> [Information]

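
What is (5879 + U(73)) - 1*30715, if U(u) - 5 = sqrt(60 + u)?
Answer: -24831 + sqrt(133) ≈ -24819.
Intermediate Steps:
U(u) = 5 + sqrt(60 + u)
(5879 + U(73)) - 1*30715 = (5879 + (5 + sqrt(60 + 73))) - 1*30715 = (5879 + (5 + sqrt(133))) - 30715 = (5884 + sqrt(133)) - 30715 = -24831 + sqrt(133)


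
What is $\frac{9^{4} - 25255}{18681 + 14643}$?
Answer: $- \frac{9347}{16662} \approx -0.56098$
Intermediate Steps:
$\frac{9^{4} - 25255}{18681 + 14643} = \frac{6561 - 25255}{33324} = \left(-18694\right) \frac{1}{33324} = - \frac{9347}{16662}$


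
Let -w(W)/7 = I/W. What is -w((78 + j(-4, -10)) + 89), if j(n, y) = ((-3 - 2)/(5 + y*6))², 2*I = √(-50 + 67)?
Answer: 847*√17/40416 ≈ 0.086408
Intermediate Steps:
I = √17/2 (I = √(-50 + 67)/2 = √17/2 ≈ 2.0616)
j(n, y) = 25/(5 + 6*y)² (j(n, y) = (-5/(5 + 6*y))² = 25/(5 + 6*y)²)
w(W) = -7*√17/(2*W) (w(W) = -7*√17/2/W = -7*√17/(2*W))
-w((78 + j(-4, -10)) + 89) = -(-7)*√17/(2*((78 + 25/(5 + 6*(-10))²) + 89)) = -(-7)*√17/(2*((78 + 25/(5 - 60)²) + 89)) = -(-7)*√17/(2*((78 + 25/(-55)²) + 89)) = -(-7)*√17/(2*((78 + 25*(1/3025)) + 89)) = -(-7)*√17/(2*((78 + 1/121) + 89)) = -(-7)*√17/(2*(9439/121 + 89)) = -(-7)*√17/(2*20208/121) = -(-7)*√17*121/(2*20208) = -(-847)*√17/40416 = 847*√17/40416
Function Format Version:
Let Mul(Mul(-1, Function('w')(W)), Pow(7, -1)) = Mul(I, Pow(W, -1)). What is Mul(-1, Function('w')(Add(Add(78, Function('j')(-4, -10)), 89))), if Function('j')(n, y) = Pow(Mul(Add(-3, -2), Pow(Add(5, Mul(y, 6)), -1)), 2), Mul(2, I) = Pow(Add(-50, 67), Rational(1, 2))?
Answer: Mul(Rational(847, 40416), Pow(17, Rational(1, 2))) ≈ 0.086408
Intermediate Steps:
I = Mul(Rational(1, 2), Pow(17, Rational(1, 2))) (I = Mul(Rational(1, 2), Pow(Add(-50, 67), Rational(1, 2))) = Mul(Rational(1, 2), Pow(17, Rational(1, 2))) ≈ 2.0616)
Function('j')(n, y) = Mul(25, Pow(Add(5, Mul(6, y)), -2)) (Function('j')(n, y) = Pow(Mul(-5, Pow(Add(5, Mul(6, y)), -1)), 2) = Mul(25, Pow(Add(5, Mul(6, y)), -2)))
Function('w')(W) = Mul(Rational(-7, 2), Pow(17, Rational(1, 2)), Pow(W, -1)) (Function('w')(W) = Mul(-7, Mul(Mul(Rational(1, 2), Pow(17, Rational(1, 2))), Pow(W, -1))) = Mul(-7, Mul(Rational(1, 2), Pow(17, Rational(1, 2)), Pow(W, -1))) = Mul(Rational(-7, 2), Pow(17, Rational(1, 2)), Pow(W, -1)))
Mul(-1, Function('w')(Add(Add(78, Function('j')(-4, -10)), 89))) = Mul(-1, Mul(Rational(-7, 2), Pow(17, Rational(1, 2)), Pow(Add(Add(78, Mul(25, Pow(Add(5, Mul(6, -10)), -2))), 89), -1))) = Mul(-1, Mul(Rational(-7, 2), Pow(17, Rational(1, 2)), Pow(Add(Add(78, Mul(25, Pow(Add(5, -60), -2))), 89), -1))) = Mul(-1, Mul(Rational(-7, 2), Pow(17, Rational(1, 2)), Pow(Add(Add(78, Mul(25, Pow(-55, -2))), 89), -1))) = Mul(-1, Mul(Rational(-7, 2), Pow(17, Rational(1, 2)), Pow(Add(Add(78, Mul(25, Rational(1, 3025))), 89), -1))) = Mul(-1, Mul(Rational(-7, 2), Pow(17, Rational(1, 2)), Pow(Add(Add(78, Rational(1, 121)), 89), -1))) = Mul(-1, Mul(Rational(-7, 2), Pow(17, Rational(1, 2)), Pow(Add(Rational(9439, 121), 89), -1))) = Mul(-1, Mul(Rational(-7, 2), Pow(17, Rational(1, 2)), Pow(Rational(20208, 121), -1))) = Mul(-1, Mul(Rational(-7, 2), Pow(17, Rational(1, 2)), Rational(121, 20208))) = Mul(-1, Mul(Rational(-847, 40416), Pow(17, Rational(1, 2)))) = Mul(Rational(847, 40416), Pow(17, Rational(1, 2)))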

> [What the task requires] Output every record above in full, exactly as it reads.

> [Expected output]
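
What is (5879 + U(73)) - 1*30715, if U(u) - 5 = sqrt(60 + u)?
Answer: -24831 + sqrt(133) ≈ -24819.
Intermediate Steps:
U(u) = 5 + sqrt(60 + u)
(5879 + U(73)) - 1*30715 = (5879 + (5 + sqrt(60 + 73))) - 1*30715 = (5879 + (5 + sqrt(133))) - 30715 = (5884 + sqrt(133)) - 30715 = -24831 + sqrt(133)


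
What is $\frac{9^{4} - 25255}{18681 + 14643}$?
Answer: $- \frac{9347}{16662} \approx -0.56098$
Intermediate Steps:
$\frac{9^{4} - 25255}{18681 + 14643} = \frac{6561 - 25255}{33324} = \left(-18694\right) \frac{1}{33324} = - \frac{9347}{16662}$


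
Let -w(W)/7 = I/W. What is -w((78 + j(-4, -10)) + 89), if j(n, y) = ((-3 - 2)/(5 + y*6))², 2*I = √(-50 + 67)?
Answer: 847*√17/40416 ≈ 0.086408
Intermediate Steps:
I = √17/2 (I = √(-50 + 67)/2 = √17/2 ≈ 2.0616)
j(n, y) = 25/(5 + 6*y)² (j(n, y) = (-5/(5 + 6*y))² = 25/(5 + 6*y)²)
w(W) = -7*√17/(2*W) (w(W) = -7*√17/2/W = -7*√17/(2*W))
-w((78 + j(-4, -10)) + 89) = -(-7)*√17/(2*((78 + 25/(5 + 6*(-10))²) + 89)) = -(-7)*√17/(2*((78 + 25/(5 - 60)²) + 89)) = -(-7)*√17/(2*((78 + 25/(-55)²) + 89)) = -(-7)*√17/(2*((78 + 25*(1/3025)) + 89)) = -(-7)*√17/(2*((78 + 1/121) + 89)) = -(-7)*√17/(2*(9439/121 + 89)) = -(-7)*√17/(2*20208/121) = -(-7)*√17*121/(2*20208) = -(-847)*√17/40416 = 847*√17/40416
Function Format Version:
Let Mul(Mul(-1, Function('w')(W)), Pow(7, -1)) = Mul(I, Pow(W, -1)). What is Mul(-1, Function('w')(Add(Add(78, Function('j')(-4, -10)), 89))), if Function('j')(n, y) = Pow(Mul(Add(-3, -2), Pow(Add(5, Mul(y, 6)), -1)), 2), Mul(2, I) = Pow(Add(-50, 67), Rational(1, 2))?
Answer: Mul(Rational(847, 40416), Pow(17, Rational(1, 2))) ≈ 0.086408
Intermediate Steps:
I = Mul(Rational(1, 2), Pow(17, Rational(1, 2))) (I = Mul(Rational(1, 2), Pow(Add(-50, 67), Rational(1, 2))) = Mul(Rational(1, 2), Pow(17, Rational(1, 2))) ≈ 2.0616)
Function('j')(n, y) = Mul(25, Pow(Add(5, Mul(6, y)), -2)) (Function('j')(n, y) = Pow(Mul(-5, Pow(Add(5, Mul(6, y)), -1)), 2) = Mul(25, Pow(Add(5, Mul(6, y)), -2)))
Function('w')(W) = Mul(Rational(-7, 2), Pow(17, Rational(1, 2)), Pow(W, -1)) (Function('w')(W) = Mul(-7, Mul(Mul(Rational(1, 2), Pow(17, Rational(1, 2))), Pow(W, -1))) = Mul(-7, Mul(Rational(1, 2), Pow(17, Rational(1, 2)), Pow(W, -1))) = Mul(Rational(-7, 2), Pow(17, Rational(1, 2)), Pow(W, -1)))
Mul(-1, Function('w')(Add(Add(78, Function('j')(-4, -10)), 89))) = Mul(-1, Mul(Rational(-7, 2), Pow(17, Rational(1, 2)), Pow(Add(Add(78, Mul(25, Pow(Add(5, Mul(6, -10)), -2))), 89), -1))) = Mul(-1, Mul(Rational(-7, 2), Pow(17, Rational(1, 2)), Pow(Add(Add(78, Mul(25, Pow(Add(5, -60), -2))), 89), -1))) = Mul(-1, Mul(Rational(-7, 2), Pow(17, Rational(1, 2)), Pow(Add(Add(78, Mul(25, Pow(-55, -2))), 89), -1))) = Mul(-1, Mul(Rational(-7, 2), Pow(17, Rational(1, 2)), Pow(Add(Add(78, Mul(25, Rational(1, 3025))), 89), -1))) = Mul(-1, Mul(Rational(-7, 2), Pow(17, Rational(1, 2)), Pow(Add(Add(78, Rational(1, 121)), 89), -1))) = Mul(-1, Mul(Rational(-7, 2), Pow(17, Rational(1, 2)), Pow(Add(Rational(9439, 121), 89), -1))) = Mul(-1, Mul(Rational(-7, 2), Pow(17, Rational(1, 2)), Pow(Rational(20208, 121), -1))) = Mul(-1, Mul(Rational(-7, 2), Pow(17, Rational(1, 2)), Rational(121, 20208))) = Mul(-1, Mul(Rational(-847, 40416), Pow(17, Rational(1, 2)))) = Mul(Rational(847, 40416), Pow(17, Rational(1, 2)))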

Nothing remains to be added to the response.